Exercise instructions: Repeat all the records, precisely as given.

────────────────────────────────────────

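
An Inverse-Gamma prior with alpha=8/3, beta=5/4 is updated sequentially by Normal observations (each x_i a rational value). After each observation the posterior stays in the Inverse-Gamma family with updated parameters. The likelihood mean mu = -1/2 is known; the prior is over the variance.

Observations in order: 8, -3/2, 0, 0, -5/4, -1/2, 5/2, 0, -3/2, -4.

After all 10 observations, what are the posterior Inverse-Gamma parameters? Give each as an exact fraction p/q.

alpha=23/3, beta=1589/32

obs 1: x=8 → posterior Inverse-Gamma(19/6, 299/8)
obs 2: x=-3/2 → posterior Inverse-Gamma(11/3, 303/8)
obs 3: x=0 → posterior Inverse-Gamma(25/6, 38)
obs 4: x=0 → posterior Inverse-Gamma(14/3, 305/8)
obs 5: x=-5/4 → posterior Inverse-Gamma(31/6, 1229/32)
obs 6: x=-1/2 → posterior Inverse-Gamma(17/3, 1229/32)
obs 7: x=5/2 → posterior Inverse-Gamma(37/6, 1373/32)
obs 8: x=0 → posterior Inverse-Gamma(20/3, 1377/32)
obs 9: x=-3/2 → posterior Inverse-Gamma(43/6, 1393/32)
obs 10: x=-4 → posterior Inverse-Gamma(23/3, 1589/32)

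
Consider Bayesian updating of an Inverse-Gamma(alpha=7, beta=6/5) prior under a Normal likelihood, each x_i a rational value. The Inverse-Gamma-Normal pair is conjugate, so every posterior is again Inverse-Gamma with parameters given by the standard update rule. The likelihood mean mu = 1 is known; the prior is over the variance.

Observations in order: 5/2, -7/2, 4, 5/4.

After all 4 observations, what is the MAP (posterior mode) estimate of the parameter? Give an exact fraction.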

────────────────────────────────────────

Response area:
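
An Inverse-Gamma prior with alpha=8/3, beta=5/4 is updated sequentially by Normal observations (each x_i a rational value). After each observation the posterior stays in the Inverse-Gamma family with updated parameters. The likelihood mean mu = -1/2 is known; the prior is over the variance.

Observations in order: 8, -3/2, 0, 0, -5/4, -1/2, 5/2, 0, -3/2, -4.

After all 10 observations, what are the posterior Inverse-Gamma parameters? Give each as an exact fraction p/q.

alpha=23/3, beta=1589/32

obs 1: x=8 → posterior Inverse-Gamma(19/6, 299/8)
obs 2: x=-3/2 → posterior Inverse-Gamma(11/3, 303/8)
obs 3: x=0 → posterior Inverse-Gamma(25/6, 38)
obs 4: x=0 → posterior Inverse-Gamma(14/3, 305/8)
obs 5: x=-5/4 → posterior Inverse-Gamma(31/6, 1229/32)
obs 6: x=-1/2 → posterior Inverse-Gamma(17/3, 1229/32)
obs 7: x=5/2 → posterior Inverse-Gamma(37/6, 1373/32)
obs 8: x=0 → posterior Inverse-Gamma(20/3, 1377/32)
obs 9: x=-3/2 → posterior Inverse-Gamma(43/6, 1393/32)
obs 10: x=-4 → posterior Inverse-Gamma(23/3, 1589/32)

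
Consider Bayesian updating of an Inverse-Gamma(alpha=7, beta=6/5) prior under a Normal likelihood, each x_i a rational value. The Inverse-Gamma-Normal pair is conjugate, so every posterior is again Inverse-Gamma with parameters given by the standard update rule. The likelihood mean mu = 1 is known; the prior is over the variance.

Observations in order: 5/2, -7/2, 4, 5/4.

After all 4 observations, what is the MAP (posterior mode) estimate of the parameter? Give an exact fraction.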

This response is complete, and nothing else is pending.